§ WHAT YOU HAVE TO DO: Every line of the records below should be restated exactly.
= = =
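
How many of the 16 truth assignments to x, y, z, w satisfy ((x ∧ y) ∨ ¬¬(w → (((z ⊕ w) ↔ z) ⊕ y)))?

x  y  z  w  |  φ
T  T  T  T  |  T
T  T  T  F  |  T
T  T  F  T  |  T
T  T  F  F  |  T
T  F  T  T  |  F
T  F  T  F  |  T
T  F  F  T  |  F
T  F  F  F  |  T
F  T  T  T  |  T
F  T  T  F  |  T
F  T  F  T  |  T
F  T  F  F  |  T
F  F  T  T  |  F
F  F  T  F  |  T
F  F  F  T  |  F
F  F  F  F  |  T
The formula is true on 12 of the 16 rows.

12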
= = =
§ REPLY TO THE EXERCISE:
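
How many of the 16 truth assignments to x, y, z, w satisfy ((x ∧ y) ∨ ¬¬(w → (((z ⊕ w) ↔ z) ⊕ y)))?

x  y  z  w  |  φ
T  T  T  T  |  T
T  T  T  F  |  T
T  T  F  T  |  T
T  T  F  F  |  T
T  F  T  T  |  F
T  F  T  F  |  T
T  F  F  T  |  F
T  F  F  F  |  T
F  T  T  T  |  T
F  T  T  F  |  T
F  T  F  T  |  T
F  T  F  F  |  T
F  F  T  T  |  F
F  F  T  F  |  T
F  F  F  T  |  F
F  F  F  F  |  T
The formula is true on 12 of the 16 rows.

12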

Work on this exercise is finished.